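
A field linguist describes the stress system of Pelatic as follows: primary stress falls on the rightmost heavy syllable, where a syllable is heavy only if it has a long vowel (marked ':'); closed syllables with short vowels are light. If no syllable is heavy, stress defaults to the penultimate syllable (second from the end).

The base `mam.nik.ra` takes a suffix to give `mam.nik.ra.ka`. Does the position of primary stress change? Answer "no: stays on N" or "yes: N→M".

yes: 2→3

Base `mam.nik.ra` (3 syllables):
  Weights: 1 mam L, 2 nik L, 3 ra L.
  No heavy syllable in the domain; default to the penultimate syllable (second from the end) = syllable 2.
  → primary stress on syllable 2.
Suffixed `mam.nik.ra.ka` (4 syllables):
  Weights: 1 mam L, 2 nik L, 3 ra L, 4 ka L.
  No heavy syllable in the domain; default to the penultimate syllable (second from the end) = syllable 3.
  → primary stress on syllable 3.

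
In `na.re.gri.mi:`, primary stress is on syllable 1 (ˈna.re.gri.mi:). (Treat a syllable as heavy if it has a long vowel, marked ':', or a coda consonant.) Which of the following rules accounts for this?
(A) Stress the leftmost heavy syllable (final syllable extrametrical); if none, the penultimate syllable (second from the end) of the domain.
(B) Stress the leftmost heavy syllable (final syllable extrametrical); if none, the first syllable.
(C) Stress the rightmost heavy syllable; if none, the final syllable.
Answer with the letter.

B

Rule A → syllable 2 (observed: 1).
Rule B → syllable 1 ✓.
Rule C → syllable 4 (observed: 1).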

Aim of the exercise –
Quote exactly what appears from the line containing "(C) Stress the" through the final line of the listing above, including both of those lines.

Exercise output –
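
(C) Stress the rightmost heavy syllable; if none, the final syllable.
Answer with the letter.

B

Rule A → syllable 2 (observed: 1).
Rule B → syllable 1 ✓.
Rule C → syllable 4 (observed: 1).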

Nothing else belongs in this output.